From the line containing "termites | 9 | 14 |" through the last line of the entries, set down every line exactly and add nothing.

--------

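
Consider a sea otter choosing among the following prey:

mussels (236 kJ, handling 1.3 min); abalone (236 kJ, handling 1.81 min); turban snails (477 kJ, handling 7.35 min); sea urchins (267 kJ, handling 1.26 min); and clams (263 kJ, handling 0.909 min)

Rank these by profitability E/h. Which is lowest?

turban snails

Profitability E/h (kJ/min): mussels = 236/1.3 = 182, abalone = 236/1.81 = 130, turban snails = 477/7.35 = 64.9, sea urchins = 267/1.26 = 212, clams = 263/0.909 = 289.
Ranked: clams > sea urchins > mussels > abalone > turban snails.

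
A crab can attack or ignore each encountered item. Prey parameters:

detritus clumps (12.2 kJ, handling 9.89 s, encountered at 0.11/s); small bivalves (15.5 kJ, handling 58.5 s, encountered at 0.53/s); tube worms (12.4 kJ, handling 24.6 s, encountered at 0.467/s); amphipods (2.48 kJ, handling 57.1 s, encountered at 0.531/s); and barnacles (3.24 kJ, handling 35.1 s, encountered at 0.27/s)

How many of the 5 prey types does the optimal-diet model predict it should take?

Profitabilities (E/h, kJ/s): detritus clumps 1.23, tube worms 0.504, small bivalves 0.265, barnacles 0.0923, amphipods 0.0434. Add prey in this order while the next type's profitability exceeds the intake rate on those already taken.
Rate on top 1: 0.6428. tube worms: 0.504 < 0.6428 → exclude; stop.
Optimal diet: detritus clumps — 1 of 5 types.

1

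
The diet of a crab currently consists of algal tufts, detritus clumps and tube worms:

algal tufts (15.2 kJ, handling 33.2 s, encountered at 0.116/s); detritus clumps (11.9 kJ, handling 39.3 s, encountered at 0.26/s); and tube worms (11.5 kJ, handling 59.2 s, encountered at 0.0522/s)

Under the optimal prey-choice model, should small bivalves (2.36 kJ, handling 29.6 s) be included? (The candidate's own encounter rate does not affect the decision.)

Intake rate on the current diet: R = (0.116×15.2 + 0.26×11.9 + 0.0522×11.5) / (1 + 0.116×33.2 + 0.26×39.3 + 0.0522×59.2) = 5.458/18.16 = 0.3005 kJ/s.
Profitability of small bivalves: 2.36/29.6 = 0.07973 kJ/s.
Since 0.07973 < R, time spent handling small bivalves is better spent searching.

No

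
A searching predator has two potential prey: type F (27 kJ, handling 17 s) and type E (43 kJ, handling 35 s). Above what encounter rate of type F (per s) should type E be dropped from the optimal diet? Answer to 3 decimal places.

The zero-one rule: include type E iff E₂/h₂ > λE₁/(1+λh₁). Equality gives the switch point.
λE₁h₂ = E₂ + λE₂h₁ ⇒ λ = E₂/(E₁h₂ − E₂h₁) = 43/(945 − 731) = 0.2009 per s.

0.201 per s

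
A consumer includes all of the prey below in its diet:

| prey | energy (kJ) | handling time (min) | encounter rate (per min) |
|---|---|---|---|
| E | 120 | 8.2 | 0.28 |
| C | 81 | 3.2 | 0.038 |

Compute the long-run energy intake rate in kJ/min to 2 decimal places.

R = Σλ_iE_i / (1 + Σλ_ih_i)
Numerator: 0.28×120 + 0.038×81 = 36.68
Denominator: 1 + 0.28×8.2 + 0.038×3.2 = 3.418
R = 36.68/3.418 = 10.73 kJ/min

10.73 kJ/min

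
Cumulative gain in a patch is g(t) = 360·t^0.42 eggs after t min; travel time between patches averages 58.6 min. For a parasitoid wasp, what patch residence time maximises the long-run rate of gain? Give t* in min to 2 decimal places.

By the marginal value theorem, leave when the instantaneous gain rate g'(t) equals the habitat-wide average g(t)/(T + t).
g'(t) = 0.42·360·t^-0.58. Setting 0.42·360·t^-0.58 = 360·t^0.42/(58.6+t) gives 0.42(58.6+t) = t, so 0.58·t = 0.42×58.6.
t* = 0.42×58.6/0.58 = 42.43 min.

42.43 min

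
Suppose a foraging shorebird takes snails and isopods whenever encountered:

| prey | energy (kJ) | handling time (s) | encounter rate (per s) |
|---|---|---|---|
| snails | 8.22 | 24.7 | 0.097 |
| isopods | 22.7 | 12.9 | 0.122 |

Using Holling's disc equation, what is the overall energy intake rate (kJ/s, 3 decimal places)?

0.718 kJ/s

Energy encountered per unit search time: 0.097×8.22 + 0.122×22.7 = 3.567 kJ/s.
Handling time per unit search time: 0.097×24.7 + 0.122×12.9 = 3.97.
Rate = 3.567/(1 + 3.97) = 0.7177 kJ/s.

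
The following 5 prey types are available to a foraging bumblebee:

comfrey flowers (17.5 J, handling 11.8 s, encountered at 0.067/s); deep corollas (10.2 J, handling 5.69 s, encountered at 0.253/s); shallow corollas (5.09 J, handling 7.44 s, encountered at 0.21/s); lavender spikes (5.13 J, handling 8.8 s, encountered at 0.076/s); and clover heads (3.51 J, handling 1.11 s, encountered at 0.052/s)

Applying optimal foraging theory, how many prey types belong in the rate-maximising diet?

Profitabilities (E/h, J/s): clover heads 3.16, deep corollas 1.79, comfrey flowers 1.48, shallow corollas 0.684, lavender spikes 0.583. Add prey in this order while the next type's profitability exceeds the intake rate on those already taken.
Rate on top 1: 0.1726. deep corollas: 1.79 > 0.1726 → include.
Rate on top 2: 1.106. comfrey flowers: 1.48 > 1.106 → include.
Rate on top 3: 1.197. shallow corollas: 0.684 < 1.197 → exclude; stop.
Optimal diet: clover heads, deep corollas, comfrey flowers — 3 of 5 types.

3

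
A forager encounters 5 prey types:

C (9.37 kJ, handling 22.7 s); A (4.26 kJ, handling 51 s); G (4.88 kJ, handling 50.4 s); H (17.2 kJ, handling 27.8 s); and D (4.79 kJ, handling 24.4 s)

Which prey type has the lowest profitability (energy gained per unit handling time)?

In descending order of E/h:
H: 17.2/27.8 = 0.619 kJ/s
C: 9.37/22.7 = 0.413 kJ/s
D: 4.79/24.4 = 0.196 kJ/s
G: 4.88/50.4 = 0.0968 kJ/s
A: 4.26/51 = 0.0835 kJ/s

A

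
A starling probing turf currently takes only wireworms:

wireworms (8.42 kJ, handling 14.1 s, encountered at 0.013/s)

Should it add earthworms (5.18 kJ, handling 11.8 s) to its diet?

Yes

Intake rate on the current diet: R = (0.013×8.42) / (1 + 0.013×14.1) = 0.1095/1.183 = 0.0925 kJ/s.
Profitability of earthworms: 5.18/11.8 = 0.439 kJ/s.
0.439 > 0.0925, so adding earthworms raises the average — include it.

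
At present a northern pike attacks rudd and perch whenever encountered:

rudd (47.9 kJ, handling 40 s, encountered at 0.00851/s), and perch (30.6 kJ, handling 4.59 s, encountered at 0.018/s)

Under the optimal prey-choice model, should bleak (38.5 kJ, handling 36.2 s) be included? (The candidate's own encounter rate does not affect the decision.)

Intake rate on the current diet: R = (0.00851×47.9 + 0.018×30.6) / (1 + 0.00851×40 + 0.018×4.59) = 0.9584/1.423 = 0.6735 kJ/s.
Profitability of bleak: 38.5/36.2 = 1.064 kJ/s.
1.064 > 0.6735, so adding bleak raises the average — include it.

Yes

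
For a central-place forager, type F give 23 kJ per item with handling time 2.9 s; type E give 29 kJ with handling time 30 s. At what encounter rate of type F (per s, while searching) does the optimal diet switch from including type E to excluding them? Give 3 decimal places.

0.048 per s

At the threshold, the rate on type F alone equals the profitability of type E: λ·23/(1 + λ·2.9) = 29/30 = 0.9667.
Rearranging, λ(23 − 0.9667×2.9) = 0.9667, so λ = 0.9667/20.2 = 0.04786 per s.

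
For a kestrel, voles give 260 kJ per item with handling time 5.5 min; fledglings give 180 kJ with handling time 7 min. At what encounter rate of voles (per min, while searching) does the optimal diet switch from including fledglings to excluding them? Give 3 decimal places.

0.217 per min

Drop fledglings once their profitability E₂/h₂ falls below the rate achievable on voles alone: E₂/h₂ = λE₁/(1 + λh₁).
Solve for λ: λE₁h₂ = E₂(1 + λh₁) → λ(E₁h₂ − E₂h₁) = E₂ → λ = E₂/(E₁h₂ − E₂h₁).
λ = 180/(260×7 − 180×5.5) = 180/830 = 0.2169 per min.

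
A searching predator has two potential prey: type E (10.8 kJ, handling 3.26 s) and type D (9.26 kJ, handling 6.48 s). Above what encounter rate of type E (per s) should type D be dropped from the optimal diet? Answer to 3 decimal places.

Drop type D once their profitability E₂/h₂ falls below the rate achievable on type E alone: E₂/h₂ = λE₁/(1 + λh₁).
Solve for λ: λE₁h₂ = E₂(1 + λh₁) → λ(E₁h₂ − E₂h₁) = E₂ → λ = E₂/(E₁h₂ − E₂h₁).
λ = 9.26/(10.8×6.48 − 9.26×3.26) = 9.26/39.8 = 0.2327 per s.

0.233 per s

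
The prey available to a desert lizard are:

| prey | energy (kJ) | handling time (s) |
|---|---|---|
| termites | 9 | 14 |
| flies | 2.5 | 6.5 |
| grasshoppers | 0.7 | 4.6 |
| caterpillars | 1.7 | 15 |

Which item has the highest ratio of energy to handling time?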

--------

= Your response =
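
| termites | 9 | 14 |
| flies | 2.5 | 6.5 |
| grasshoppers | 0.7 | 4.6 |
| caterpillars | 1.7 | 15 |

Which item has the highest ratio of energy to handling time?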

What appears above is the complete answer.